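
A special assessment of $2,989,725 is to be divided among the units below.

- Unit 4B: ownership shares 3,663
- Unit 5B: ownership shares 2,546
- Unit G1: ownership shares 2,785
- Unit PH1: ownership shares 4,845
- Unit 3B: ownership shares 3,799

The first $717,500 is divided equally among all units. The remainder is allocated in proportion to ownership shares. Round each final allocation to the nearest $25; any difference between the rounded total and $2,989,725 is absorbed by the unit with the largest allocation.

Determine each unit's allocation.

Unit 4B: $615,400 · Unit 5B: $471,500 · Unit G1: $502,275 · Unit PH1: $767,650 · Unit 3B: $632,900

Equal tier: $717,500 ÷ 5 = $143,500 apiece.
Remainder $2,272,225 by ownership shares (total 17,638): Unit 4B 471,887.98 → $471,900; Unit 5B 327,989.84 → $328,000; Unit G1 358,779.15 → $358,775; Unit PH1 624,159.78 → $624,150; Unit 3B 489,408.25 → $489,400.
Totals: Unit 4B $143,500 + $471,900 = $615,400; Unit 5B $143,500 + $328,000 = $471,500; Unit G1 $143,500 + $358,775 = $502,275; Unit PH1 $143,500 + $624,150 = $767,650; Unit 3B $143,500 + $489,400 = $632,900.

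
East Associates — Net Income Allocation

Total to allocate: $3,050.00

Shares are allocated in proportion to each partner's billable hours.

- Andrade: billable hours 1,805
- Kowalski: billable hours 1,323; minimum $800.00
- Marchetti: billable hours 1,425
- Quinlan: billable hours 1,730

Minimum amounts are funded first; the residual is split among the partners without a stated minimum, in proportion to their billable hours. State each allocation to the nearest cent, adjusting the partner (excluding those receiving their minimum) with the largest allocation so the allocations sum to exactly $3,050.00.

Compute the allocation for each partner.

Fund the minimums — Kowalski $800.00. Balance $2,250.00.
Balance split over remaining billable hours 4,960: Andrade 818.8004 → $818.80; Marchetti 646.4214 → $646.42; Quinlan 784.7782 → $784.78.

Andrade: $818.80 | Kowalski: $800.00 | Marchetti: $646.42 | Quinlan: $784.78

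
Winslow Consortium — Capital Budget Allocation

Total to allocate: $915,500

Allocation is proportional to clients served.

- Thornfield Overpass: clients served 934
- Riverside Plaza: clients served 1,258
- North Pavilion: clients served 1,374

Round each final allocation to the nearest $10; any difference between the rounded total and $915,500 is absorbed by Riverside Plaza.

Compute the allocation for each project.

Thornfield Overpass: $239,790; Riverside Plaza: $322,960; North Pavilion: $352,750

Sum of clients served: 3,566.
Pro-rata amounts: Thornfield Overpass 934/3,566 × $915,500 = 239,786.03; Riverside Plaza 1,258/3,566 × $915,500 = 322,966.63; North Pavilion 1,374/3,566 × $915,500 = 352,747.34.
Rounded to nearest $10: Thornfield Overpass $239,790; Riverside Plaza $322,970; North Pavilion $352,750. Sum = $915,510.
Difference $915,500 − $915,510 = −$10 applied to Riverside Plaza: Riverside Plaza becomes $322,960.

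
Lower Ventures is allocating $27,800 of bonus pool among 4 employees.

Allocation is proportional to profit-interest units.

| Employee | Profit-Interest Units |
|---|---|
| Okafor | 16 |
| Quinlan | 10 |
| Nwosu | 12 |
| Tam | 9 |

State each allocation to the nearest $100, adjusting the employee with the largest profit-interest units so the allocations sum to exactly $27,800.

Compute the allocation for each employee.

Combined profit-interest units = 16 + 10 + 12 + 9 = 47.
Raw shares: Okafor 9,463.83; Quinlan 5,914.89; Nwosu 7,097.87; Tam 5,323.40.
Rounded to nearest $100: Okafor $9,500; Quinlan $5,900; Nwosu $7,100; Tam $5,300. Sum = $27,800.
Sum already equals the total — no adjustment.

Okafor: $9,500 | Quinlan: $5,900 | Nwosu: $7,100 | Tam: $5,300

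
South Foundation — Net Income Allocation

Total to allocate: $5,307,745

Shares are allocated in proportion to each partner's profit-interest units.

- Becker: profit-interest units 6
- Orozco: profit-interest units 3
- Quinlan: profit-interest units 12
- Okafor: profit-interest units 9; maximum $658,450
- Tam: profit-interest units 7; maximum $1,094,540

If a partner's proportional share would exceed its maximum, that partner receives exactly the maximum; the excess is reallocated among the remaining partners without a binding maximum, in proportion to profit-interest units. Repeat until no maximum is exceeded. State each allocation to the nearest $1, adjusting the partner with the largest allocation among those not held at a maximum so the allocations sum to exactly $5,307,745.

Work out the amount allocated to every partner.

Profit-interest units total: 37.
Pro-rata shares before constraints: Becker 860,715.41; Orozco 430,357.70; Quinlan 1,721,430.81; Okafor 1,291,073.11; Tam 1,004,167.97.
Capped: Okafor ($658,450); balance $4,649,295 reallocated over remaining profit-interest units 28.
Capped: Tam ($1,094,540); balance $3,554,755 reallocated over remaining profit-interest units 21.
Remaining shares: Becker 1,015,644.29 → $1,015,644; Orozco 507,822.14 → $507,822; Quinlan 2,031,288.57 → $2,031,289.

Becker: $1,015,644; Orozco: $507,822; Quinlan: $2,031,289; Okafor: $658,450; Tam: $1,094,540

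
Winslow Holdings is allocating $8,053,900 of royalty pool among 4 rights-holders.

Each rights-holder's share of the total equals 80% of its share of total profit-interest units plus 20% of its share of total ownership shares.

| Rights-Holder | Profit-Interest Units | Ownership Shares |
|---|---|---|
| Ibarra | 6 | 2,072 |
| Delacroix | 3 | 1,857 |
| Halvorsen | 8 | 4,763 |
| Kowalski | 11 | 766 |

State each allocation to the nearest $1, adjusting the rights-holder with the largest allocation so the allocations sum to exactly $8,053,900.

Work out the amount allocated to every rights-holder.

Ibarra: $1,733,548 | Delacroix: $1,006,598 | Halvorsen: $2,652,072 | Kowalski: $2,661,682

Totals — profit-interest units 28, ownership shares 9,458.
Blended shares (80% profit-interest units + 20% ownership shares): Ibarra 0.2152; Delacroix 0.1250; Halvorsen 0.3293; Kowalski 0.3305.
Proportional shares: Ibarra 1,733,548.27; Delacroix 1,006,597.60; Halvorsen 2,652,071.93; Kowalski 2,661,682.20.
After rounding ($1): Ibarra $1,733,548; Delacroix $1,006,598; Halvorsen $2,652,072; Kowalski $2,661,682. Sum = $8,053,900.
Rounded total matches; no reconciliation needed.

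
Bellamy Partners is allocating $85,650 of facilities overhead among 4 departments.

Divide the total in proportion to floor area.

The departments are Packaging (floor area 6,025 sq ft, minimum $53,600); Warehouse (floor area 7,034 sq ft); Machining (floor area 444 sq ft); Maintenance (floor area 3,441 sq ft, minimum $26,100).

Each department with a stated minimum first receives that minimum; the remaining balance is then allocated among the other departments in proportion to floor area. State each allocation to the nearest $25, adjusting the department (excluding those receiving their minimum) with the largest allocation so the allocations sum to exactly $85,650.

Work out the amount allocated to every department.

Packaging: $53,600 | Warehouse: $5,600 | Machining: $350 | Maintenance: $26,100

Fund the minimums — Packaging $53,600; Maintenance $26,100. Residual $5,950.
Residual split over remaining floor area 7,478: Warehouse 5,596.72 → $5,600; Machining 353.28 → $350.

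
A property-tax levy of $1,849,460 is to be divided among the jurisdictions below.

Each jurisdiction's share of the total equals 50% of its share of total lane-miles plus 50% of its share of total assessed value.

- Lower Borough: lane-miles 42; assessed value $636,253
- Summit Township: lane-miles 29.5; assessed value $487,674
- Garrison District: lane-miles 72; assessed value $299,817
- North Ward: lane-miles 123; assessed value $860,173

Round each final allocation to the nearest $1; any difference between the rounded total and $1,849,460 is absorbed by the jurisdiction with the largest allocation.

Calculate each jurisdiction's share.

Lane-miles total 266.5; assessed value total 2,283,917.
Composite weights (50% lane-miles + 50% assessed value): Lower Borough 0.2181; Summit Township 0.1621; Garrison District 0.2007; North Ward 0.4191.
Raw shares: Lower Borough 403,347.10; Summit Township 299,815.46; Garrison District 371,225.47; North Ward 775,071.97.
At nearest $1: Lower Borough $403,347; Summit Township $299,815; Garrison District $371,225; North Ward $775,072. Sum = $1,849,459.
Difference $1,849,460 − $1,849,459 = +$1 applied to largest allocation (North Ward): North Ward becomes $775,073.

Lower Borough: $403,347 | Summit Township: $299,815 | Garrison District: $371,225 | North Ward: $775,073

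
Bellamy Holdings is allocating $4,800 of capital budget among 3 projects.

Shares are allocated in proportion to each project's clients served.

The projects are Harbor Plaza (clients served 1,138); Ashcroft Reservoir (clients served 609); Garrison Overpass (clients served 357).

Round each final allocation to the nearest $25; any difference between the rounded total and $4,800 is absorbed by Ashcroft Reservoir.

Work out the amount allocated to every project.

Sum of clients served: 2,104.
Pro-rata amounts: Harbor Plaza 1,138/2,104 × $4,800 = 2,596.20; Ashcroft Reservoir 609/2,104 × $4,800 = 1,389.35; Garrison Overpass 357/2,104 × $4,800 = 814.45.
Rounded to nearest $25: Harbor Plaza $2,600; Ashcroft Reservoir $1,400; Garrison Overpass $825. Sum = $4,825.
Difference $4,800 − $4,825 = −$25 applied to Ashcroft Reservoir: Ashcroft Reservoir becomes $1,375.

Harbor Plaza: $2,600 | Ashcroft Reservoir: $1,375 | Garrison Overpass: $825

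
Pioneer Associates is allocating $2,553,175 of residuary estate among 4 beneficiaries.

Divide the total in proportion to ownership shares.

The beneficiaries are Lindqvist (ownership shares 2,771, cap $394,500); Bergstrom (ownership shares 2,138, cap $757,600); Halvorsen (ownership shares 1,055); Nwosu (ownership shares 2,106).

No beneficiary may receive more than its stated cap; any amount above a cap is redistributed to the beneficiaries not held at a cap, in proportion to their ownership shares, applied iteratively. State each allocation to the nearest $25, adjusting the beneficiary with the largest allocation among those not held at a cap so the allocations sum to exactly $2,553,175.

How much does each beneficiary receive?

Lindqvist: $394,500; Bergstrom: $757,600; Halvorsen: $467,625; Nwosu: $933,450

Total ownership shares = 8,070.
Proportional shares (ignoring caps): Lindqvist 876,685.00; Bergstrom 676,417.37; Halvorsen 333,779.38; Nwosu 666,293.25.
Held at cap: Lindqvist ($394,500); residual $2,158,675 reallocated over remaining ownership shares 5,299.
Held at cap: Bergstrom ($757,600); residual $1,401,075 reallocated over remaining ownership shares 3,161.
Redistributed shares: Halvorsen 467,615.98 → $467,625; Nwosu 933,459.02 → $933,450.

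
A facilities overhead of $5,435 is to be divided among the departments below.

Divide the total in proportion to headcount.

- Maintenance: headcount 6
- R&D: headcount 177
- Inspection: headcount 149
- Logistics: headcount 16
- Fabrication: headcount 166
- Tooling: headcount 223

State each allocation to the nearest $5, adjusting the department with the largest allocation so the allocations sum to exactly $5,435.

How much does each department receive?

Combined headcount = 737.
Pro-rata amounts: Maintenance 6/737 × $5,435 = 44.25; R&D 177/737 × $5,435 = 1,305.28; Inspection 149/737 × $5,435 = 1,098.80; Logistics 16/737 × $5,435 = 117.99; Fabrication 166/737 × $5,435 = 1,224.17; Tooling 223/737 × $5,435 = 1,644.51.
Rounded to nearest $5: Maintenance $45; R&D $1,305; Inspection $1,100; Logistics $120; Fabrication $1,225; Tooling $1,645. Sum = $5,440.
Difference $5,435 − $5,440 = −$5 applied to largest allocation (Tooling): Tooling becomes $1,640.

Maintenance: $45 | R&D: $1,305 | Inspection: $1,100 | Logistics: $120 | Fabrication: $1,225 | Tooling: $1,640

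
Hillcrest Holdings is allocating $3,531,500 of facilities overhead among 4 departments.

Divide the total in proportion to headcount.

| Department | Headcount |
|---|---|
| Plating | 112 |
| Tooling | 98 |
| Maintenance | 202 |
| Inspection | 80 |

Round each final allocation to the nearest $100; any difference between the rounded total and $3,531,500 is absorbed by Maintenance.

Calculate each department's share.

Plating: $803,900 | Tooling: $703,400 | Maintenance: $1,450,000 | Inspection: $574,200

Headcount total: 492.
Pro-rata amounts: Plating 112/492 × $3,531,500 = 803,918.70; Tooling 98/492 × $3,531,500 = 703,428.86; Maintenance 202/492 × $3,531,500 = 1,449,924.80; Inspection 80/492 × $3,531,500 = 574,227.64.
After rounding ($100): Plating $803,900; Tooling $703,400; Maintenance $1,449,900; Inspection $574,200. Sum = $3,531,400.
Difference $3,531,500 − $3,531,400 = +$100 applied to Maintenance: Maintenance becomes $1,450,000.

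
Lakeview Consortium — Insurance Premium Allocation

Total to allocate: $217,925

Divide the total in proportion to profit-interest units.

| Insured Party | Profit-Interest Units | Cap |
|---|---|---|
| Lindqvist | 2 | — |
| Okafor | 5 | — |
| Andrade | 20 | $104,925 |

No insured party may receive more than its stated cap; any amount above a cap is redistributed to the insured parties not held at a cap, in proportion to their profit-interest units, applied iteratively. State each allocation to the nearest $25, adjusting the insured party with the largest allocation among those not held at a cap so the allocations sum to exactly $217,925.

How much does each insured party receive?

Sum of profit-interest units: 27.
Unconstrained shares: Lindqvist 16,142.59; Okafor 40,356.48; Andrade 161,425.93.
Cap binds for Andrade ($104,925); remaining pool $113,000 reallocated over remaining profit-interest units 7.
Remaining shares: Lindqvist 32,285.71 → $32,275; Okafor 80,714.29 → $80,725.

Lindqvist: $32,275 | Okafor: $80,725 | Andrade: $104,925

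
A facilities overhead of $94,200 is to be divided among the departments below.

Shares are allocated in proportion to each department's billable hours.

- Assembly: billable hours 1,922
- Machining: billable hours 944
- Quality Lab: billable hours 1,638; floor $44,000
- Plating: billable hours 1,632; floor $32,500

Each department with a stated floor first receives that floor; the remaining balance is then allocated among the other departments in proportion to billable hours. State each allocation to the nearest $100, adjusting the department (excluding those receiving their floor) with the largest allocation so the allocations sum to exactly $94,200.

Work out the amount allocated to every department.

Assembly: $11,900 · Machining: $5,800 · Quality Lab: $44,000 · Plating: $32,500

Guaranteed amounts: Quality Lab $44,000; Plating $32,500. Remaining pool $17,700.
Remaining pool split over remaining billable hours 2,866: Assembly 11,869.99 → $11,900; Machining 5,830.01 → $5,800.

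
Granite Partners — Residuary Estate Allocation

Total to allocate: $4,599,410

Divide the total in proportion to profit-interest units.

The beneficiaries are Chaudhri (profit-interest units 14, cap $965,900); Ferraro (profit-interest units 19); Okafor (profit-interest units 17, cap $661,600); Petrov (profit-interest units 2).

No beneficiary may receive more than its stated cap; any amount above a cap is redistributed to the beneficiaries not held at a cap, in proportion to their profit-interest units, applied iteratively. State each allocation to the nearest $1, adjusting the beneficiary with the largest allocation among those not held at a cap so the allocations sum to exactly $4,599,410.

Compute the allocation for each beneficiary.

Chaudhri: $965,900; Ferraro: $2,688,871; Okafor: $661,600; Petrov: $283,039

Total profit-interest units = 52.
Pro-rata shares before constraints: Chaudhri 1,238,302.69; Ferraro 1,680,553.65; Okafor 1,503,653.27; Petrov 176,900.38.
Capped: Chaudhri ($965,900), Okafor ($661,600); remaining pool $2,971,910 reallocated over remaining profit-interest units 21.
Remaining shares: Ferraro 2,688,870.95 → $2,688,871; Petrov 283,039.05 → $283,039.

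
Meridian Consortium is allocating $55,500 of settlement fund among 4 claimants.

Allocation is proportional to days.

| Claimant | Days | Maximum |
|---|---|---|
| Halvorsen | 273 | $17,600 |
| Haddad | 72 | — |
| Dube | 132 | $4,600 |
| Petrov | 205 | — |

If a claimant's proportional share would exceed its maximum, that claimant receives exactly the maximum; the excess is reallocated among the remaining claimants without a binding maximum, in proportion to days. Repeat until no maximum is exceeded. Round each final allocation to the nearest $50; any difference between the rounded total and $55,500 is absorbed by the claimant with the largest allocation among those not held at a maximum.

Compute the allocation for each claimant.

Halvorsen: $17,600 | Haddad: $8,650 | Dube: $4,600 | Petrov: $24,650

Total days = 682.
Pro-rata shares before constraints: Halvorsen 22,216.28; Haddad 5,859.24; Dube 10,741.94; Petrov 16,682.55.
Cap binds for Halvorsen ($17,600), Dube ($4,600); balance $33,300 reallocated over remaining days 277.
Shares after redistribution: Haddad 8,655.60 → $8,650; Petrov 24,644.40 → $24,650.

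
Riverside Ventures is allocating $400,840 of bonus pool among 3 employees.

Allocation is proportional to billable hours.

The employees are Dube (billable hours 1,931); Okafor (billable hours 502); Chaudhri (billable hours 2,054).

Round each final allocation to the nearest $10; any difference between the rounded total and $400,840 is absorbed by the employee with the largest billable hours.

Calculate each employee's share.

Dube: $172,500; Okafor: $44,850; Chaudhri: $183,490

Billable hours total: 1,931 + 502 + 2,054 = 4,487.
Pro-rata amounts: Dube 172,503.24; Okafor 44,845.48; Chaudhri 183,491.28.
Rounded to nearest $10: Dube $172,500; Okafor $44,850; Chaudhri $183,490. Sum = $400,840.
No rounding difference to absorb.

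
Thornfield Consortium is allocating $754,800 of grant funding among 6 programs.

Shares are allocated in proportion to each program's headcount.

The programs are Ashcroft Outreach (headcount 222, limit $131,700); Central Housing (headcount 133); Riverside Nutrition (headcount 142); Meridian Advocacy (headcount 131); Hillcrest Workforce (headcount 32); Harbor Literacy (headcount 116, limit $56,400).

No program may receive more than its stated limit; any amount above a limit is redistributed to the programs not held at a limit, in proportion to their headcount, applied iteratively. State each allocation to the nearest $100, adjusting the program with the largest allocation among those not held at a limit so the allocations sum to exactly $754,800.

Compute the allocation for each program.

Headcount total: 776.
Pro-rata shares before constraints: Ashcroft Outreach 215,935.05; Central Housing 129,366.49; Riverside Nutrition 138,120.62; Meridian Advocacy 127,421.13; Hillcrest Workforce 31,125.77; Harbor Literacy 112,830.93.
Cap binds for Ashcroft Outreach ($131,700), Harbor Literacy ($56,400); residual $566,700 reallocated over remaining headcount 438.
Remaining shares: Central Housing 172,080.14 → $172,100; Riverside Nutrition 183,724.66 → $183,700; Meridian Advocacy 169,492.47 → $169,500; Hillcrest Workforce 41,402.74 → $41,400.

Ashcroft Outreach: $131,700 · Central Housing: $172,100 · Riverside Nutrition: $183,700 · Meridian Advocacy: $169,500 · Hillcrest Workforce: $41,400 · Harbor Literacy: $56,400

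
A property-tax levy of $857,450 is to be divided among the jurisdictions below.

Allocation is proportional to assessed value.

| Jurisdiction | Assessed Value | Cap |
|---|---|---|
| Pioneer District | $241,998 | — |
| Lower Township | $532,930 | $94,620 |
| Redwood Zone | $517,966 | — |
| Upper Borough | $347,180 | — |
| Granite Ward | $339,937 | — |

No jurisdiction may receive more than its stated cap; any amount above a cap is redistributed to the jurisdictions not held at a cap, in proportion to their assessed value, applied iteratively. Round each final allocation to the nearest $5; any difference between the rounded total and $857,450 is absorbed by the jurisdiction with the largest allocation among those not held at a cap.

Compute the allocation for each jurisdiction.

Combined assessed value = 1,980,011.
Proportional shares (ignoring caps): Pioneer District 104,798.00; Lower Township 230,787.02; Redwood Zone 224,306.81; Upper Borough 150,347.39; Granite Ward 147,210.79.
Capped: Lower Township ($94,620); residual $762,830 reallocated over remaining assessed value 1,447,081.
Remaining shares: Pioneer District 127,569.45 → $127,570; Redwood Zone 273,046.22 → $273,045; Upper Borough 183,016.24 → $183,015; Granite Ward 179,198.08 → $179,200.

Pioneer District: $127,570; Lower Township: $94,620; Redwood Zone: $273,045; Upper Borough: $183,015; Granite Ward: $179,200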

◆ **WORK TO COMPLETE**
Among the lines above, some may include the string "levy"; state how many, and nothing more.

◆ **FINAL ANSWER**
2